(Stored data)
____________________
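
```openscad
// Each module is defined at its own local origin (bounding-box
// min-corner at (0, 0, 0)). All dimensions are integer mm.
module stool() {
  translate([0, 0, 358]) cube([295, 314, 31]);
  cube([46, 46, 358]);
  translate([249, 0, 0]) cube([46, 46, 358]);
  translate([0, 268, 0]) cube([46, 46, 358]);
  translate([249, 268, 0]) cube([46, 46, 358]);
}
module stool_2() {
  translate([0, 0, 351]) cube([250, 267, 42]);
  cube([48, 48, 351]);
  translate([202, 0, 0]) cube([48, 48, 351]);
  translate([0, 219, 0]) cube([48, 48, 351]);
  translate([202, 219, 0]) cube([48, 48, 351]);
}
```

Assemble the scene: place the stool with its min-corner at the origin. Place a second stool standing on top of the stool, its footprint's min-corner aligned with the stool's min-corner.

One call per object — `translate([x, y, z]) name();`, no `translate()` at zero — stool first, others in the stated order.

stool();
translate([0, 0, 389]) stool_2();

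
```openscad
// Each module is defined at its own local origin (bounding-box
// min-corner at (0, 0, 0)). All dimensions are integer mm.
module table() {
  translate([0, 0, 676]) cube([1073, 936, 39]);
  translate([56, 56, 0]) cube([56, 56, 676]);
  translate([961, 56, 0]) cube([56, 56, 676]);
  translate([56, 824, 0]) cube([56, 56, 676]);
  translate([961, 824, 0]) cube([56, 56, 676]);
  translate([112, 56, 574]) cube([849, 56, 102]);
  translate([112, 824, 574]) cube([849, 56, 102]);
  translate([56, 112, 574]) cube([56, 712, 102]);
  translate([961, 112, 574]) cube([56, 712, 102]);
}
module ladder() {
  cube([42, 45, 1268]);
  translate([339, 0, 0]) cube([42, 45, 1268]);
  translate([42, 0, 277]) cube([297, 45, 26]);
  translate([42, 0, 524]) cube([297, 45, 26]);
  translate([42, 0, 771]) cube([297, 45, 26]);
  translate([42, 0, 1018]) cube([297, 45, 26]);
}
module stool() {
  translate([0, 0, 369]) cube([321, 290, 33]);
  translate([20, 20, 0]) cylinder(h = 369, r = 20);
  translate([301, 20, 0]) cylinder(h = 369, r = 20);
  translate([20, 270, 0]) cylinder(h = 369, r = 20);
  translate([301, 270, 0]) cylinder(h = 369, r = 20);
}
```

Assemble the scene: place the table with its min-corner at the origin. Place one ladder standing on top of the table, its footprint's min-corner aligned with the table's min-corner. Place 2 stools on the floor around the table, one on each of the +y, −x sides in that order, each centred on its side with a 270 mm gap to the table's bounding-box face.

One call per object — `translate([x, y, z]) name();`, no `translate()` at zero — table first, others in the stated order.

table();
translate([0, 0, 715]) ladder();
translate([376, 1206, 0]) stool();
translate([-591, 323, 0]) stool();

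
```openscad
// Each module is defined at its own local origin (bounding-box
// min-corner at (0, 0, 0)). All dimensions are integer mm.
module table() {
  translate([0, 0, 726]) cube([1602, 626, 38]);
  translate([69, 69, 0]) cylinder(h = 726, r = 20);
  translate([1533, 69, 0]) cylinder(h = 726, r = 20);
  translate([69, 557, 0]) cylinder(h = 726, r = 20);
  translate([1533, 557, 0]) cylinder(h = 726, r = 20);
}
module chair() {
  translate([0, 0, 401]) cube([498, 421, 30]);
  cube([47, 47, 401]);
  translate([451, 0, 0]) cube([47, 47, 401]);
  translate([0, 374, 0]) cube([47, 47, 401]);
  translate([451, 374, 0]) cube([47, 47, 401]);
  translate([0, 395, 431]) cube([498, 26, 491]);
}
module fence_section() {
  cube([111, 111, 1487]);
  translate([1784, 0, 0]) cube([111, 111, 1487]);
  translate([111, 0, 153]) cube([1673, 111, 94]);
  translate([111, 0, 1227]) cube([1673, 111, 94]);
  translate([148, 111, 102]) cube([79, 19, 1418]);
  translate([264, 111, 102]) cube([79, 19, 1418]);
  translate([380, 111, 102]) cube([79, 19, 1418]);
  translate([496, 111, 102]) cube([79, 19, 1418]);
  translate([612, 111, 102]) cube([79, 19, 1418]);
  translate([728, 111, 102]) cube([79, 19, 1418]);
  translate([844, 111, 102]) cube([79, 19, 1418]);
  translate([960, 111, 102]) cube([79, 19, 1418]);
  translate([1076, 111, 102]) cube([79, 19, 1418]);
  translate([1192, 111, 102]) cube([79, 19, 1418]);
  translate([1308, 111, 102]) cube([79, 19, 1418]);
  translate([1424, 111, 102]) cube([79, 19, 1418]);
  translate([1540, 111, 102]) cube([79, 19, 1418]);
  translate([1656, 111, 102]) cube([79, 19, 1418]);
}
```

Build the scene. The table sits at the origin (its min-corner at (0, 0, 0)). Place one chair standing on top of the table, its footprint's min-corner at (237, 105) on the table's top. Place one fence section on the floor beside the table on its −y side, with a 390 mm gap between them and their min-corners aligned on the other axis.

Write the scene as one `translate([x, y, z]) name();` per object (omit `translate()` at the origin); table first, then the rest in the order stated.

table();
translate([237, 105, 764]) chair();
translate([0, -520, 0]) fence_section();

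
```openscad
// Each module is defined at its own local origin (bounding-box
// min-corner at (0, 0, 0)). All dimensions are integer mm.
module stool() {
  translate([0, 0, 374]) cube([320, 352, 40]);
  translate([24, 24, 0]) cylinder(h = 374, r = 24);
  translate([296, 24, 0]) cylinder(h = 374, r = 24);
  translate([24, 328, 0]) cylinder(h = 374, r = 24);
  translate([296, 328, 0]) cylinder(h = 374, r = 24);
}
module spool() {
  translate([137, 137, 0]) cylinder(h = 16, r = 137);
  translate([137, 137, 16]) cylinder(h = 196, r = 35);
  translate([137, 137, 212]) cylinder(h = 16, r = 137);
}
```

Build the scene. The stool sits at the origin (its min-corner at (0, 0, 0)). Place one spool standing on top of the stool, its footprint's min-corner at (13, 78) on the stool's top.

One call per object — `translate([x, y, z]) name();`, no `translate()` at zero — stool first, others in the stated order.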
____________________
■ Task goal
Set every record down again, exactly as given.

■ Exercise result
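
```openscad
// Each module is defined at its own local origin (bounding-box
// min-corner at (0, 0, 0)). All dimensions are integer mm.
module stool() {
  translate([0, 0, 358]) cube([295, 314, 31]);
  cube([46, 46, 358]);
  translate([249, 0, 0]) cube([46, 46, 358]);
  translate([0, 268, 0]) cube([46, 46, 358]);
  translate([249, 268, 0]) cube([46, 46, 358]);
}
module stool_2() {
  translate([0, 0, 351]) cube([250, 267, 42]);
  cube([48, 48, 351]);
  translate([202, 0, 0]) cube([48, 48, 351]);
  translate([0, 219, 0]) cube([48, 48, 351]);
  translate([202, 219, 0]) cube([48, 48, 351]);
}
```

Assemble the scene: place the stool with its min-corner at the origin. Place a second stool standing on top of the stool, its footprint's min-corner aligned with the stool's min-corner.

One call per object — `translate([x, y, z]) name();`, no `translate()` at zero — stool first, others in the stated order.

stool();
translate([0, 0, 389]) stool_2();

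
```openscad
// Each module is defined at its own local origin (bounding-box
// min-corner at (0, 0, 0)). All dimensions are integer mm.
module table() {
  translate([0, 0, 676]) cube([1073, 936, 39]);
  translate([56, 56, 0]) cube([56, 56, 676]);
  translate([961, 56, 0]) cube([56, 56, 676]);
  translate([56, 824, 0]) cube([56, 56, 676]);
  translate([961, 824, 0]) cube([56, 56, 676]);
  translate([112, 56, 574]) cube([849, 56, 102]);
  translate([112, 824, 574]) cube([849, 56, 102]);
  translate([56, 112, 574]) cube([56, 712, 102]);
  translate([961, 112, 574]) cube([56, 712, 102]);
}
module ladder() {
  cube([42, 45, 1268]);
  translate([339, 0, 0]) cube([42, 45, 1268]);
  translate([42, 0, 277]) cube([297, 45, 26]);
  translate([42, 0, 524]) cube([297, 45, 26]);
  translate([42, 0, 771]) cube([297, 45, 26]);
  translate([42, 0, 1018]) cube([297, 45, 26]);
}
module stool() {
  translate([0, 0, 369]) cube([321, 290, 33]);
  translate([20, 20, 0]) cylinder(h = 369, r = 20);
  translate([301, 20, 0]) cylinder(h = 369, r = 20);
  translate([20, 270, 0]) cylinder(h = 369, r = 20);
  translate([301, 270, 0]) cylinder(h = 369, r = 20);
}
```

Assemble the scene: place the table with its min-corner at the origin. Place one ladder standing on top of the table, its footprint's min-corner aligned with the table's min-corner. Place 2 stools on the floor around the table, one on each of the +y, −x sides in that order, each centred on its side with a 270 mm gap to the table's bounding-box face.

One call per object — `translate([x, y, z]) name();`, no `translate()` at zero — table first, others in the stated order.

table();
translate([0, 0, 715]) ladder();
translate([376, 1206, 0]) stool();
translate([-591, 323, 0]) stool();

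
```openscad
// Each module is defined at its own local origin (bounding-box
// min-corner at (0, 0, 0)). All dimensions are integer mm.
module table() {
  translate([0, 0, 726]) cube([1602, 626, 38]);
  translate([69, 69, 0]) cylinder(h = 726, r = 20);
  translate([1533, 69, 0]) cylinder(h = 726, r = 20);
  translate([69, 557, 0]) cylinder(h = 726, r = 20);
  translate([1533, 557, 0]) cylinder(h = 726, r = 20);
}
module chair() {
  translate([0, 0, 401]) cube([498, 421, 30]);
  cube([47, 47, 401]);
  translate([451, 0, 0]) cube([47, 47, 401]);
  translate([0, 374, 0]) cube([47, 47, 401]);
  translate([451, 374, 0]) cube([47, 47, 401]);
  translate([0, 395, 431]) cube([498, 26, 491]);
}
module fence_section() {
  cube([111, 111, 1487]);
  translate([1784, 0, 0]) cube([111, 111, 1487]);
  translate([111, 0, 153]) cube([1673, 111, 94]);
  translate([111, 0, 1227]) cube([1673, 111, 94]);
  translate([148, 111, 102]) cube([79, 19, 1418]);
  translate([264, 111, 102]) cube([79, 19, 1418]);
  translate([380, 111, 102]) cube([79, 19, 1418]);
  translate([496, 111, 102]) cube([79, 19, 1418]);
  translate([612, 111, 102]) cube([79, 19, 1418]);
  translate([728, 111, 102]) cube([79, 19, 1418]);
  translate([844, 111, 102]) cube([79, 19, 1418]);
  translate([960, 111, 102]) cube([79, 19, 1418]);
  translate([1076, 111, 102]) cube([79, 19, 1418]);
  translate([1192, 111, 102]) cube([79, 19, 1418]);
  translate([1308, 111, 102]) cube([79, 19, 1418]);
  translate([1424, 111, 102]) cube([79, 19, 1418]);
  translate([1540, 111, 102]) cube([79, 19, 1418]);
  translate([1656, 111, 102]) cube([79, 19, 1418]);
}
```

Build the scene. The table sits at the origin (its min-corner at (0, 0, 0)). Place one chair standing on top of the table, its footprint's min-corner at (237, 105) on the table's top. Place one fence section on the floor beside the table on its −y side, with a 390 mm gap between them and their min-corners aligned on the other axis.

Write the scene as one `translate([x, y, z]) name();` per object (omit `translate()` at the origin); table first, then the rest in the order stated.

table();
translate([237, 105, 764]) chair();
translate([0, -520, 0]) fence_section();

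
```openscad
// Each module is defined at its own local origin (bounding-box
// min-corner at (0, 0, 0)). All dimensions are integer mm.
module stool() {
  translate([0, 0, 374]) cube([320, 352, 40]);
  translate([24, 24, 0]) cylinder(h = 374, r = 24);
  translate([296, 24, 0]) cylinder(h = 374, r = 24);
  translate([24, 328, 0]) cylinder(h = 374, r = 24);
  translate([296, 328, 0]) cylinder(h = 374, r = 24);
}
module spool() {
  translate([137, 137, 0]) cylinder(h = 16, r = 137);
  translate([137, 137, 16]) cylinder(h = 196, r = 35);
  translate([137, 137, 212]) cylinder(h = 16, r = 137);
}
```

Build the scene. The stool sits at the origin (its min-corner at (0, 0, 0)). Place one spool standing on top of the stool, its footprint's min-corner at (13, 78) on the stool's top.

One call per object — `translate([x, y, z]) name();`, no `translate()` at zero — stool first, others in the stated order.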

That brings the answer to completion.